What you should do: An identical copy of all the entries is the required result.

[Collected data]
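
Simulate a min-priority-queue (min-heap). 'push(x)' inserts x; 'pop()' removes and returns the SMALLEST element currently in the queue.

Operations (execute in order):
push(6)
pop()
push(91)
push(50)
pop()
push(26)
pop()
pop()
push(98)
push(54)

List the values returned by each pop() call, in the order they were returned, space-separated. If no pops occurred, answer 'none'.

push(6): heap contents = [6]
pop() → 6: heap contents = []
push(91): heap contents = [91]
push(50): heap contents = [50, 91]
pop() → 50: heap contents = [91]
push(26): heap contents = [26, 91]
pop() → 26: heap contents = [91]
pop() → 91: heap contents = []
push(98): heap contents = [98]
push(54): heap contents = [54, 98]

Answer: 6 50 26 91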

Solved exercise:
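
Simulate a min-priority-queue (min-heap). 'push(x)' inserts x; 'pop()' removes and returns the SMALLEST element currently in the queue.

Operations (execute in order):
push(6)
pop()
push(91)
push(50)
pop()
push(26)
pop()
pop()
push(98)
push(54)

List the values returned by each pop() call, in the order they were returned, space-separated. If no pops occurred, answer 'none'.

push(6): heap contents = [6]
pop() → 6: heap contents = []
push(91): heap contents = [91]
push(50): heap contents = [50, 91]
pop() → 50: heap contents = [91]
push(26): heap contents = [26, 91]
pop() → 26: heap contents = [91]
pop() → 91: heap contents = []
push(98): heap contents = [98]
push(54): heap contents = [54, 98]

Answer: 6 50 26 91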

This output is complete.